**Your objective**. In the records below, locate the line containing "Let π be the", then output that line and all later lines exactly, through the last one.

**Data for analysis**.
::::

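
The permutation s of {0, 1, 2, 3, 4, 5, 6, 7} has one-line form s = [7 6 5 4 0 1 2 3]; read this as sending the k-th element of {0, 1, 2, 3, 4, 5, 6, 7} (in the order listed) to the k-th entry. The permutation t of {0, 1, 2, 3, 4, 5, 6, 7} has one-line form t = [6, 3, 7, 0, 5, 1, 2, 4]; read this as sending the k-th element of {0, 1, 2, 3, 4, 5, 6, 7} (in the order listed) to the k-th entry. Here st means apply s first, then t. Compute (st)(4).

First apply s: s(4) = 0, then t(0) = 6. Thus (st)(4) = 6.

6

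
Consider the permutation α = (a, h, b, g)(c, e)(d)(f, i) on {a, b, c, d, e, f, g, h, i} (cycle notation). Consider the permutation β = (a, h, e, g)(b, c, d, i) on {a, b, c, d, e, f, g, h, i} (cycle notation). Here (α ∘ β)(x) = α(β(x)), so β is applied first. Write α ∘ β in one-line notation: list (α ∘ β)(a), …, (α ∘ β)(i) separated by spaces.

b e d f a i h c g

Chase each element through β then α: a → h → b; b → c → e; c → d → d; d → i → f; e → g → a; f → f → i; g → a → h; h → e → c; i → b → g.
So α ∘ β in one-line form is b e d f a i h c g.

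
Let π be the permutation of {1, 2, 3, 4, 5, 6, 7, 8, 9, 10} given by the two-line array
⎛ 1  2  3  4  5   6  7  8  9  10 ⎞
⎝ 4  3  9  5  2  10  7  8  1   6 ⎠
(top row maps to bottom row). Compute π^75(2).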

::::

**Answer box**.
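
Let π be the permutation of {1, 2, 3, 4, 5, 6, 7, 8, 9, 10} given by the two-line array
⎛ 1  2  3  4  5   6  7  8  9  10 ⎞
⎝ 4  3  9  5  2  10  7  8  1   6 ⎠
(top row maps to bottom row). Compute π^75(2).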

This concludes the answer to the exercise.